═════ EXCERPTED DATA
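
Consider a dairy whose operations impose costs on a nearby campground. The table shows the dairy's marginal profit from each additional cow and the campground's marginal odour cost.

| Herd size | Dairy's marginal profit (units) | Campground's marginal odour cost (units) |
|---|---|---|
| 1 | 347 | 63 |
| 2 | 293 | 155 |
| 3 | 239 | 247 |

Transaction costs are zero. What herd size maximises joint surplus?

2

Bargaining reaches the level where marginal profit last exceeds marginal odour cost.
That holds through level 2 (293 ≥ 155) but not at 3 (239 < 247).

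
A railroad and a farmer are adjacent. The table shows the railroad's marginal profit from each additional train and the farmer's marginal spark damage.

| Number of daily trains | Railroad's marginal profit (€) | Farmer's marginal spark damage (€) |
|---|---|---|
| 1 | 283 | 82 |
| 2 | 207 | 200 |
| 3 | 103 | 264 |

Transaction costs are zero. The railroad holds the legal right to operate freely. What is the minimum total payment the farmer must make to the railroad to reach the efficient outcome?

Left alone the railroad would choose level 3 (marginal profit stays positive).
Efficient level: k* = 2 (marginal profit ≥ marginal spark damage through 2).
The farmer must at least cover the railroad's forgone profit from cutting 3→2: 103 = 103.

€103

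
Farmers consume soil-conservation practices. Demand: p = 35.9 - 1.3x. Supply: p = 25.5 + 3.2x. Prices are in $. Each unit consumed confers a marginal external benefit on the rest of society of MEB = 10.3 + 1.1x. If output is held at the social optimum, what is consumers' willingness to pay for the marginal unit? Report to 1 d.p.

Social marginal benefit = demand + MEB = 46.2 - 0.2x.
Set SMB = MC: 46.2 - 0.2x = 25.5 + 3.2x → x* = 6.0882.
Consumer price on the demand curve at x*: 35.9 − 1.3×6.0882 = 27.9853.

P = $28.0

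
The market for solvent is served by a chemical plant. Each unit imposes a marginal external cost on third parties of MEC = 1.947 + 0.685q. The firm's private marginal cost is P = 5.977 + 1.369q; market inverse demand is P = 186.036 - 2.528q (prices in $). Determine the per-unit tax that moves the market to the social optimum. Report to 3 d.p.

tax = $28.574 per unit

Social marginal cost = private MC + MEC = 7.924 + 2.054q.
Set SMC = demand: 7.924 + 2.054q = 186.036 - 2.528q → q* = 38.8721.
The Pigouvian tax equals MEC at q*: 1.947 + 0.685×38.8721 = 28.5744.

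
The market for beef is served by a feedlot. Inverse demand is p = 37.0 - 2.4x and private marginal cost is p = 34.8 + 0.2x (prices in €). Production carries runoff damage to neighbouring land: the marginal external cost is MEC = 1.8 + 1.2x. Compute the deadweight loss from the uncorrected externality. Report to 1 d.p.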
══════════
═════ EXCERPTED DATA
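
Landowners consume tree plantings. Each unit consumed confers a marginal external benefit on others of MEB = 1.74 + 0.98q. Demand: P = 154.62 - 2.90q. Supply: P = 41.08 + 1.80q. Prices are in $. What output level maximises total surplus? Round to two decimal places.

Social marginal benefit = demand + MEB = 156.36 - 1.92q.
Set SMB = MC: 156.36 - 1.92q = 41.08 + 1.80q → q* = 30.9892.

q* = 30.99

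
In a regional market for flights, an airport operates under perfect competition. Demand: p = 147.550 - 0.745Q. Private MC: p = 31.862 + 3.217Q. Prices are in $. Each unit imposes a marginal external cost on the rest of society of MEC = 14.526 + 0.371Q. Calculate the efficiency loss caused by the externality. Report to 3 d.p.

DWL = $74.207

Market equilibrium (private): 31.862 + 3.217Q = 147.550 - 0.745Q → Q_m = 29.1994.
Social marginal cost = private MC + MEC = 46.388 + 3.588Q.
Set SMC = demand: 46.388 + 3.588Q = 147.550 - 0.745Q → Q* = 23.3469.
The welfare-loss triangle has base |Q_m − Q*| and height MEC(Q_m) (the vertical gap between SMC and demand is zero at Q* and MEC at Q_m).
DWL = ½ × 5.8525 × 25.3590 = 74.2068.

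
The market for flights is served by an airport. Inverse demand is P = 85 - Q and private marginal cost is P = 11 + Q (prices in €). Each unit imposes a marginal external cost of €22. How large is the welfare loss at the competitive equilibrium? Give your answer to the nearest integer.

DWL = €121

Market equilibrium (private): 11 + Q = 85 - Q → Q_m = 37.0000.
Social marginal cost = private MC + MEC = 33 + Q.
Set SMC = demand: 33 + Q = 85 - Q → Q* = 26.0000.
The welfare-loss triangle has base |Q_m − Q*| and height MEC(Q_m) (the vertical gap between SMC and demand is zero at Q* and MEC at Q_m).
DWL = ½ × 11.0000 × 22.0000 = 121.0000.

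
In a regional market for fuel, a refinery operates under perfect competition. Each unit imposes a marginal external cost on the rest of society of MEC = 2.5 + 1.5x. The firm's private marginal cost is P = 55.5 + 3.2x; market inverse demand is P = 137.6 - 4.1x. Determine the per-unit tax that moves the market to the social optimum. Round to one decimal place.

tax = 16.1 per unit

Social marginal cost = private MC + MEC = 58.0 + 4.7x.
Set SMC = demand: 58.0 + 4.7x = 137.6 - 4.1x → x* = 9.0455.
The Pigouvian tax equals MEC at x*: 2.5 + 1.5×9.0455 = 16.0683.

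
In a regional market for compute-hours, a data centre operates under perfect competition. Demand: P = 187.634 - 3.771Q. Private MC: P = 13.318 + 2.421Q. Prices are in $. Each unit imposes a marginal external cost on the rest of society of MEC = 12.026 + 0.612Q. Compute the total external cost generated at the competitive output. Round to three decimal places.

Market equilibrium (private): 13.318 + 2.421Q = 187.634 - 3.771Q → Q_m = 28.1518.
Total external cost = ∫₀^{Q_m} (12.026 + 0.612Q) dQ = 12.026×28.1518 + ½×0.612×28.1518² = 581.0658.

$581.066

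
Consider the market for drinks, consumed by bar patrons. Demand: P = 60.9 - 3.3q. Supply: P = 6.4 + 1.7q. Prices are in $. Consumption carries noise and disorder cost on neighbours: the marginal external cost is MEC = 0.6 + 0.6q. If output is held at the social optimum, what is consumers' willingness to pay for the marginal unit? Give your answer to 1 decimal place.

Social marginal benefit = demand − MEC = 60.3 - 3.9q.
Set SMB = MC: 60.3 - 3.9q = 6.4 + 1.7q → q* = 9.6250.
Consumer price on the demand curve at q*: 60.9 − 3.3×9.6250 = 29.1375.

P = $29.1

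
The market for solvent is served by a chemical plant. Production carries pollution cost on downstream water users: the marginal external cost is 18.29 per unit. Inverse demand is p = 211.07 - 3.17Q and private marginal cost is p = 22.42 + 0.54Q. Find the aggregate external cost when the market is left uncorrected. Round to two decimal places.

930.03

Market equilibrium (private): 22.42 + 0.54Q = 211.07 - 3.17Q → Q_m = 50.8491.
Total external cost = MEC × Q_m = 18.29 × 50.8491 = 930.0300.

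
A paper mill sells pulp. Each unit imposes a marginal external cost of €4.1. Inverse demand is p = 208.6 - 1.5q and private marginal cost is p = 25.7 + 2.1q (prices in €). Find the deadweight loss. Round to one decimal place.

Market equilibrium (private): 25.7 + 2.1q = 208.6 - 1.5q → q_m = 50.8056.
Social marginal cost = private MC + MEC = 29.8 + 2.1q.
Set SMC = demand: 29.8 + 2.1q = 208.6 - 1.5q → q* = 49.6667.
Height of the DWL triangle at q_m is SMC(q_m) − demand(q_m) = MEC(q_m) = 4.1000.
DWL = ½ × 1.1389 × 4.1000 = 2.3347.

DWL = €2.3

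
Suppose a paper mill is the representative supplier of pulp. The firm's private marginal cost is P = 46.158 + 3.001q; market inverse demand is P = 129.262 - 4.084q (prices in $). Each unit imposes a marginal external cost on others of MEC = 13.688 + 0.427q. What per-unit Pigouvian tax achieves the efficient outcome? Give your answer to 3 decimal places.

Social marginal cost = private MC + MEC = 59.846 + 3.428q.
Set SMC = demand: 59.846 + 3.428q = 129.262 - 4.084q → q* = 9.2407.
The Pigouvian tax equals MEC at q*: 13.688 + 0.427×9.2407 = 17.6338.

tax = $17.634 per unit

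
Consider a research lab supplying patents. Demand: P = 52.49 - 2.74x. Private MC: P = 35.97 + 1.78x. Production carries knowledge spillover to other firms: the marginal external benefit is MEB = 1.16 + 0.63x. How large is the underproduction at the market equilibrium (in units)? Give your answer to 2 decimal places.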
══════════
WORK TASK:
Using the records above, copy word for word the line with "1 | 347 | 63 |", the line with "103 | 264 |", and every line between them.

ANSWER:
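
| 1 | 347 | 63 |
| 2 | 293 | 155 |
| 3 | 239 | 247 |

Transaction costs are zero. What herd size maximises joint surplus?

2

Bargaining reaches the level where marginal profit last exceeds marginal odour cost.
That holds through level 2 (293 ≥ 155) but not at 3 (239 < 247).

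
A railroad and a farmer are adjacent. The table shows the railroad's marginal profit from each additional train and the farmer's marginal spark damage.

| Number of daily trains | Railroad's marginal profit (€) | Farmer's marginal spark damage (€) |
|---|---|---|
| 1 | 283 | 82 |
| 2 | 207 | 200 |
| 3 | 103 | 264 |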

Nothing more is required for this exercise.